Items listed in a dataset
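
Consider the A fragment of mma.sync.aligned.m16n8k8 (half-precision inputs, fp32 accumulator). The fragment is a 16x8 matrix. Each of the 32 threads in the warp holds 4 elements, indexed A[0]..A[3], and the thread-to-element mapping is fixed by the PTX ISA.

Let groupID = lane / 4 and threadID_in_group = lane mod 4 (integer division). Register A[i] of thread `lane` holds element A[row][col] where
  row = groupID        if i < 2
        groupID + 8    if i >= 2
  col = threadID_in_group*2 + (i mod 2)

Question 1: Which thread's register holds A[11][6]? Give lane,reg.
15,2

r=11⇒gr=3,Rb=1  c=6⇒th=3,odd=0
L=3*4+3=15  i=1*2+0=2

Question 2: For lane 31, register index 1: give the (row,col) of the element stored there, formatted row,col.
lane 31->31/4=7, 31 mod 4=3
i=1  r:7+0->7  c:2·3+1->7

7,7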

* * *

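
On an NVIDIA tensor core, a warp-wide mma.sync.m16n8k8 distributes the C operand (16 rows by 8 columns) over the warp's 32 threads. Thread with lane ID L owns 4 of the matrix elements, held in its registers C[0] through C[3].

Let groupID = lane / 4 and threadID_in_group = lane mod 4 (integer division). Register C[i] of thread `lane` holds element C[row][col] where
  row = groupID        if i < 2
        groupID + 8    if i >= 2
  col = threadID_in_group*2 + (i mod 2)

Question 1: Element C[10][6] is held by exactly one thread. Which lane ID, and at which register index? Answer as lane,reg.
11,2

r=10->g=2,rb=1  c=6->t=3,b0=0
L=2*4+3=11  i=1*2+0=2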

...

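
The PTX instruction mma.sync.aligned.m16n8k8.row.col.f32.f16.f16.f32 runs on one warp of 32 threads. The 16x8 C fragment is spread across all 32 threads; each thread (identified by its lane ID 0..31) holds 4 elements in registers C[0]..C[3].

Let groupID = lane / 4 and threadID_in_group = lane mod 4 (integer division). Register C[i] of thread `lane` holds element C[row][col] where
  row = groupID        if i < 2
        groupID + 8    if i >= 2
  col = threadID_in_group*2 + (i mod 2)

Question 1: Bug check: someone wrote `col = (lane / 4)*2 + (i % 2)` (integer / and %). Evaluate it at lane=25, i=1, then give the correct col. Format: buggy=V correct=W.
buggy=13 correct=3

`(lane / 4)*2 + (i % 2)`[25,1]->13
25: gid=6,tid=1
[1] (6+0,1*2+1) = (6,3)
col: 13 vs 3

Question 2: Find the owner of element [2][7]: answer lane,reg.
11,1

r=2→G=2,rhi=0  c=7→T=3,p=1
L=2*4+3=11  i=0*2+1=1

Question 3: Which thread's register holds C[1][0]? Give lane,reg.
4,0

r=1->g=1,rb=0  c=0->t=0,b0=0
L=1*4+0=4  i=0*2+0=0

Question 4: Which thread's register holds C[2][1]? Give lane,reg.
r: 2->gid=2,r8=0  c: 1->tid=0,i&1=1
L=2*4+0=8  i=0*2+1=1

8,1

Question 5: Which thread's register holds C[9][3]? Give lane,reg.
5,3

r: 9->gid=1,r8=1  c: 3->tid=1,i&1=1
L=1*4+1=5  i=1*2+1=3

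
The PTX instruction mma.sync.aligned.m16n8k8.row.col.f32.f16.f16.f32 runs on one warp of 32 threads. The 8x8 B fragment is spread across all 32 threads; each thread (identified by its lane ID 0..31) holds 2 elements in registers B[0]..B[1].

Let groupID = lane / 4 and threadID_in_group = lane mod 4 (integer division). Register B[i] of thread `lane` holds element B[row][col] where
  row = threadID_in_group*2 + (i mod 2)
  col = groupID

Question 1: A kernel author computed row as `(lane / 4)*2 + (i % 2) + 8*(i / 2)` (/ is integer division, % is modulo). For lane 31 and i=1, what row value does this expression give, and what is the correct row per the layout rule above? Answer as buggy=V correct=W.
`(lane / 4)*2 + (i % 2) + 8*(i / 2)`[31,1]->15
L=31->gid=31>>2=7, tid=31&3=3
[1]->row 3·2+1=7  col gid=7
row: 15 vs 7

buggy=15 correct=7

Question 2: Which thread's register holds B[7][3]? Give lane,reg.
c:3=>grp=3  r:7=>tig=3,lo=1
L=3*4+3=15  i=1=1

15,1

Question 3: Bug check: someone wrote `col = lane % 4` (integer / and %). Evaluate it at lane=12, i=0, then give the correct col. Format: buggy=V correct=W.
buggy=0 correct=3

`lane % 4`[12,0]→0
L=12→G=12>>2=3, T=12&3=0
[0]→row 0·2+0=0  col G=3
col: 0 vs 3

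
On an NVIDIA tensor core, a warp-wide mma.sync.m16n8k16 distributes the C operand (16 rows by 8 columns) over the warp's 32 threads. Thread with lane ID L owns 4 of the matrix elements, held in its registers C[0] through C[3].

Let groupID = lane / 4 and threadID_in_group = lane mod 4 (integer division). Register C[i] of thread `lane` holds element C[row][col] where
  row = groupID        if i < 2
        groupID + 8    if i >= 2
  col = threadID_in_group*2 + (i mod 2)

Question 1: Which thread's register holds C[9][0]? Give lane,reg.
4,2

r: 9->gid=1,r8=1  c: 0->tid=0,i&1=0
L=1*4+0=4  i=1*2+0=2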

**GOAL OF THE EXERCISE**: Which lines run from the one holding "element B[row][col] where" through the one holding "col = groupID" in the records above? Repeat them exactly, both included, and nothing more.

**THE ANSWER**:
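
Let groupID = lane / 4 and threadID_in_group = lane mod 4 (integer division). Register B[i] of thread `lane` holds element B[row][col] where
  row = threadID_in_group*2 + (i mod 2)
  col = groupID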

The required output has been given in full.